> [TASK TO CARRY OUT]: With the line that contains "L=6 R=9 H=13" as the final line, return every line from the start of the data below exactly.
◆ ◆ ◆ ◆ ◆ ◆ ◆
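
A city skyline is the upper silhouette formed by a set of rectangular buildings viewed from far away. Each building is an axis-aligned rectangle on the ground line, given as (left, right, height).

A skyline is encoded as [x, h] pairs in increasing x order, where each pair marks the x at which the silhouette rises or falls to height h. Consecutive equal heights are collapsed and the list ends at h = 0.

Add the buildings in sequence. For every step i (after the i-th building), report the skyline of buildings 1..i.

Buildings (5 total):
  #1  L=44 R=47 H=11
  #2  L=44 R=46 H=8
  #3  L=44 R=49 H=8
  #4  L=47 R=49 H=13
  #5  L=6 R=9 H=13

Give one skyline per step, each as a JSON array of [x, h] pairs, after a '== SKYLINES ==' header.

== SKYLINES ==
[[44,11],[47,0]]
[[44,11],[47,0]]
[[44,11],[47,8],[49,0]]
[[44,11],[47,13],[49,0]]
[[6,13],[9,0],[44,11],[47,13],[49,0]]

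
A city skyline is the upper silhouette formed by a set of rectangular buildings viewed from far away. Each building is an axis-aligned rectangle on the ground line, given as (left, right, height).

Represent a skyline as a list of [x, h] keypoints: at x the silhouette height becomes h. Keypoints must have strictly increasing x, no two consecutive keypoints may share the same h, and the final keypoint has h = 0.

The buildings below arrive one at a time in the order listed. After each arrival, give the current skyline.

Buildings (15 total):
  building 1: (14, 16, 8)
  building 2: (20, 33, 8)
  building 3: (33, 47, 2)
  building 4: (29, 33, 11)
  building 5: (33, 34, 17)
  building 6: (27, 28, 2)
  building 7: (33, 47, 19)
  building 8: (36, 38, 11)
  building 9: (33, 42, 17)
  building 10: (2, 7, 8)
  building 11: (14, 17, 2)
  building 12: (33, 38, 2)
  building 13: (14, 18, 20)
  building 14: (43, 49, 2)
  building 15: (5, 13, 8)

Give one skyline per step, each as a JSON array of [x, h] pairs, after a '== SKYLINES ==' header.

== SKYLINES ==
[[14,8],[16,0]]
[[14,8],[16,0],[20,8],[33,0]]
[[14,8],[16,0],[20,8],[33,2],[47,0]]
[[14,8],[16,0],[20,8],[29,11],[33,2],[47,0]]
[[14,8],[16,0],[20,8],[29,11],[33,17],[34,2],[47,0]]
[[14,8],[16,0],[20,8],[29,11],[33,17],[34,2],[47,0]]
[[14,8],[16,0],[20,8],[29,11],[33,19],[47,0]]
[[14,8],[16,0],[20,8],[29,11],[33,19],[47,0]]
[[14,8],[16,0],[20,8],[29,11],[33,19],[47,0]]
[[2,8],[7,0],[14,8],[16,0],[20,8],[29,11],[33,19],[47,0]]
[[2,8],[7,0],[14,8],[16,2],[17,0],[20,8],[29,11],[33,19],[47,0]]
[[2,8],[7,0],[14,8],[16,2],[17,0],[20,8],[29,11],[33,19],[47,0]]
[[2,8],[7,0],[14,20],[18,0],[20,8],[29,11],[33,19],[47,0]]
[[2,8],[7,0],[14,20],[18,0],[20,8],[29,11],[33,19],[47,2],[49,0]]
[[2,8],[13,0],[14,20],[18,0],[20,8],[29,11],[33,19],[47,2],[49,0]]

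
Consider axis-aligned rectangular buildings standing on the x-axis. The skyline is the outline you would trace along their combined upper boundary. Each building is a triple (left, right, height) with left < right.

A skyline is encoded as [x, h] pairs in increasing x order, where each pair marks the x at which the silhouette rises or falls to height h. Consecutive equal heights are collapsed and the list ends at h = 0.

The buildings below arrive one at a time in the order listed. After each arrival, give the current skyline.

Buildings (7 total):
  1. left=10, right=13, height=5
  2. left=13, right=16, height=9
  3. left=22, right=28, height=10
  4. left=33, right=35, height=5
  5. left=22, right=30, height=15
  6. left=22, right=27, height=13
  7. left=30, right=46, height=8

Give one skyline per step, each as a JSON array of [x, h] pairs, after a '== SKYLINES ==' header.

== SKYLINES ==
[[10,5],[13,0]]
[[10,5],[13,9],[16,0]]
[[10,5],[13,9],[16,0],[22,10],[28,0]]
[[10,5],[13,9],[16,0],[22,10],[28,0],[33,5],[35,0]]
[[10,5],[13,9],[16,0],[22,15],[30,0],[33,5],[35,0]]
[[10,5],[13,9],[16,0],[22,15],[30,0],[33,5],[35,0]]
[[10,5],[13,9],[16,0],[22,15],[30,8],[46,0]]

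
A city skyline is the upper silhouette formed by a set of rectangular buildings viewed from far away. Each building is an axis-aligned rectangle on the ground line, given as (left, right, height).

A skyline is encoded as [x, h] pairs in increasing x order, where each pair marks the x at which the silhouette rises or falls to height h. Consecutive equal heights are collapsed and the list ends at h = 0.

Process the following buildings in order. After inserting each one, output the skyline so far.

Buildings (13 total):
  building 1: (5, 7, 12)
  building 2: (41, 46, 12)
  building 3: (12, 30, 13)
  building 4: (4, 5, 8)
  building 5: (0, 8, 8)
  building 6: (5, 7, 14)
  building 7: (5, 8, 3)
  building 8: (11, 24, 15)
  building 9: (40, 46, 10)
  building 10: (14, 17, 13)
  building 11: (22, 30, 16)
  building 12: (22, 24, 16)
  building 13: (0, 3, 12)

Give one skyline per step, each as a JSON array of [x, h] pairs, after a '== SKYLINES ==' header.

== SKYLINES ==
[[5,12],[7,0]]
[[5,12],[7,0],[41,12],[46,0]]
[[5,12],[7,0],[12,13],[30,0],[41,12],[46,0]]
[[4,8],[5,12],[7,0],[12,13],[30,0],[41,12],[46,0]]
[[0,8],[5,12],[7,8],[8,0],[12,13],[30,0],[41,12],[46,0]]
[[0,8],[5,14],[7,8],[8,0],[12,13],[30,0],[41,12],[46,0]]
[[0,8],[5,14],[7,8],[8,0],[12,13],[30,0],[41,12],[46,0]]
[[0,8],[5,14],[7,8],[8,0],[11,15],[24,13],[30,0],[41,12],[46,0]]
[[0,8],[5,14],[7,8],[8,0],[11,15],[24,13],[30,0],[40,10],[41,12],[46,0]]
[[0,8],[5,14],[7,8],[8,0],[11,15],[24,13],[30,0],[40,10],[41,12],[46,0]]
[[0,8],[5,14],[7,8],[8,0],[11,15],[22,16],[30,0],[40,10],[41,12],[46,0]]
[[0,8],[5,14],[7,8],[8,0],[11,15],[22,16],[30,0],[40,10],[41,12],[46,0]]
[[0,12],[3,8],[5,14],[7,8],[8,0],[11,15],[22,16],[30,0],[40,10],[41,12],[46,0]]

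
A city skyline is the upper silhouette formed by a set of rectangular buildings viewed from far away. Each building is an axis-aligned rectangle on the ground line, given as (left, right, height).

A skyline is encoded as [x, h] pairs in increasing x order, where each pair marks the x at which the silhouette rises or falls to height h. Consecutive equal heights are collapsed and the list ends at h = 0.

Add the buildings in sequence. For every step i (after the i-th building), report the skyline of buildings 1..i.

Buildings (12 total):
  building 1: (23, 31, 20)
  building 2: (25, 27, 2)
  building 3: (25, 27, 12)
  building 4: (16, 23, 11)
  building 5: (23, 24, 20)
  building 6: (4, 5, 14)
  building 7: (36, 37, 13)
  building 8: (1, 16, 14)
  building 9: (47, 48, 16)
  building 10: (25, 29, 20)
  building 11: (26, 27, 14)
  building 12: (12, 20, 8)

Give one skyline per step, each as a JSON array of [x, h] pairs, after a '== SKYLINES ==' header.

== SKYLINES ==
[[23,20],[31,0]]
[[23,20],[31,0]]
[[23,20],[31,0]]
[[16,11],[23,20],[31,0]]
[[16,11],[23,20],[31,0]]
[[4,14],[5,0],[16,11],[23,20],[31,0]]
[[4,14],[5,0],[16,11],[23,20],[31,0],[36,13],[37,0]]
[[1,14],[16,11],[23,20],[31,0],[36,13],[37,0]]
[[1,14],[16,11],[23,20],[31,0],[36,13],[37,0],[47,16],[48,0]]
[[1,14],[16,11],[23,20],[31,0],[36,13],[37,0],[47,16],[48,0]]
[[1,14],[16,11],[23,20],[31,0],[36,13],[37,0],[47,16],[48,0]]
[[1,14],[16,11],[23,20],[31,0],[36,13],[37,0],[47,16],[48,0]]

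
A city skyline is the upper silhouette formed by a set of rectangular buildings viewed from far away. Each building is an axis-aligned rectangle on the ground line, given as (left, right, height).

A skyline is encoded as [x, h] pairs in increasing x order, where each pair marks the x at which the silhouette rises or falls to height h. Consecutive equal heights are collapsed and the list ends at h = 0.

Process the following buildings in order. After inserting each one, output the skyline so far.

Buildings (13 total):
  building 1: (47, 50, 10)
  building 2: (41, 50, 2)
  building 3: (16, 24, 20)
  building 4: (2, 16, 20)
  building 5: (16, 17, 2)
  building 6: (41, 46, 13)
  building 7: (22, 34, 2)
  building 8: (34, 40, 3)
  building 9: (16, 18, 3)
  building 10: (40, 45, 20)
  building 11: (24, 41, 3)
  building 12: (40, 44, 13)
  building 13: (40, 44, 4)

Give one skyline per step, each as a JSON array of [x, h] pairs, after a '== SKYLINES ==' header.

== SKYLINES ==
[[47,10],[50,0]]
[[41,2],[47,10],[50,0]]
[[16,20],[24,0],[41,2],[47,10],[50,0]]
[[2,20],[24,0],[41,2],[47,10],[50,0]]
[[2,20],[24,0],[41,2],[47,10],[50,0]]
[[2,20],[24,0],[41,13],[46,2],[47,10],[50,0]]
[[2,20],[24,2],[34,0],[41,13],[46,2],[47,10],[50,0]]
[[2,20],[24,2],[34,3],[40,0],[41,13],[46,2],[47,10],[50,0]]
[[2,20],[24,2],[34,3],[40,0],[41,13],[46,2],[47,10],[50,0]]
[[2,20],[24,2],[34,3],[40,20],[45,13],[46,2],[47,10],[50,0]]
[[2,20],[24,3],[40,20],[45,13],[46,2],[47,10],[50,0]]
[[2,20],[24,3],[40,20],[45,13],[46,2],[47,10],[50,0]]
[[2,20],[24,3],[40,20],[45,13],[46,2],[47,10],[50,0]]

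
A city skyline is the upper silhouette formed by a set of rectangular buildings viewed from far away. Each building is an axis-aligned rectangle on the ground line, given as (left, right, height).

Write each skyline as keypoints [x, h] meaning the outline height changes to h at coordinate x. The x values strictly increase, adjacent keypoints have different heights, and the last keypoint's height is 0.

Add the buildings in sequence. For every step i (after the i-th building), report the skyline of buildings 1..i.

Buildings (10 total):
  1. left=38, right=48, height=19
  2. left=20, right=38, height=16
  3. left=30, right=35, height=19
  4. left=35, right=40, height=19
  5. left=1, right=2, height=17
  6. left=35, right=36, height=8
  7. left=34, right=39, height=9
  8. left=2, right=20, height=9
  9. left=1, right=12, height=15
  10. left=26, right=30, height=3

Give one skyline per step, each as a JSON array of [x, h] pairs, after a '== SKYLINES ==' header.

== SKYLINES ==
[[38,19],[48,0]]
[[20,16],[38,19],[48,0]]
[[20,16],[30,19],[35,16],[38,19],[48,0]]
[[20,16],[30,19],[48,0]]
[[1,17],[2,0],[20,16],[30,19],[48,0]]
[[1,17],[2,0],[20,16],[30,19],[48,0]]
[[1,17],[2,0],[20,16],[30,19],[48,0]]
[[1,17],[2,9],[20,16],[30,19],[48,0]]
[[1,17],[2,15],[12,9],[20,16],[30,19],[48,0]]
[[1,17],[2,15],[12,9],[20,16],[30,19],[48,0]]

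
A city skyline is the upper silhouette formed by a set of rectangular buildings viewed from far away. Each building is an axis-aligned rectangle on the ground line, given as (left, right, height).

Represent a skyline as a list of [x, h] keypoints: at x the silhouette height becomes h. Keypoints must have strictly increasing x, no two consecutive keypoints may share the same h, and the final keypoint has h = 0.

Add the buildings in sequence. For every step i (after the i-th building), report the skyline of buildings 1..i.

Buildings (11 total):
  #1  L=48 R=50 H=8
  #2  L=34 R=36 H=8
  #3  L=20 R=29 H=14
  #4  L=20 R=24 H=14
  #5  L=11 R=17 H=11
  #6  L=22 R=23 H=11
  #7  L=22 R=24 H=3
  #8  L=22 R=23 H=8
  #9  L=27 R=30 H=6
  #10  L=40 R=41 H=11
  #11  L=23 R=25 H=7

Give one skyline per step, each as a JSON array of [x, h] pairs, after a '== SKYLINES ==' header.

== SKYLINES ==
[[48,8],[50,0]]
[[34,8],[36,0],[48,8],[50,0]]
[[20,14],[29,0],[34,8],[36,0],[48,8],[50,0]]
[[20,14],[29,0],[34,8],[36,0],[48,8],[50,0]]
[[11,11],[17,0],[20,14],[29,0],[34,8],[36,0],[48,8],[50,0]]
[[11,11],[17,0],[20,14],[29,0],[34,8],[36,0],[48,8],[50,0]]
[[11,11],[17,0],[20,14],[29,0],[34,8],[36,0],[48,8],[50,0]]
[[11,11],[17,0],[20,14],[29,0],[34,8],[36,0],[48,8],[50,0]]
[[11,11],[17,0],[20,14],[29,6],[30,0],[34,8],[36,0],[48,8],[50,0]]
[[11,11],[17,0],[20,14],[29,6],[30,0],[34,8],[36,0],[40,11],[41,0],[48,8],[50,0]]
[[11,11],[17,0],[20,14],[29,6],[30,0],[34,8],[36,0],[40,11],[41,0],[48,8],[50,0]]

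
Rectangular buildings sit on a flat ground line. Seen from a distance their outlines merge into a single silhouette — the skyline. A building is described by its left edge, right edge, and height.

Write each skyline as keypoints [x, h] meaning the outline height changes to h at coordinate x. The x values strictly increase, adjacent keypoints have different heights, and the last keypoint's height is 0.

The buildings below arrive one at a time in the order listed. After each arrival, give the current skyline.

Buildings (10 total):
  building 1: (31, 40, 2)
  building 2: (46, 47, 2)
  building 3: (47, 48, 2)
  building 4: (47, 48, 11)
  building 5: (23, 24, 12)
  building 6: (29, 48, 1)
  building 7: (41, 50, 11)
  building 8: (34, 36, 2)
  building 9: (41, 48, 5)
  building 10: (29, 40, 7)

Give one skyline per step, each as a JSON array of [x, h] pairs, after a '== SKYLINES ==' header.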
◆ ◆ ◆ ◆ ◆ ◆ ◆
> [RESULT FOR THIS EXERCISE]:
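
A city skyline is the upper silhouette formed by a set of rectangular buildings viewed from far away. Each building is an axis-aligned rectangle on the ground line, given as (left, right, height).

A skyline is encoded as [x, h] pairs in increasing x order, where each pair marks the x at which the silhouette rises or falls to height h. Consecutive equal heights are collapsed and the list ends at h = 0.

Add the buildings in sequence. For every step i (after the i-th building), report the skyline of buildings 1..i.

Buildings (5 total):
  #1  L=44 R=47 H=11
  #2  L=44 R=46 H=8
  #3  L=44 R=49 H=8
  #4  L=47 R=49 H=13
  #5  L=6 R=9 H=13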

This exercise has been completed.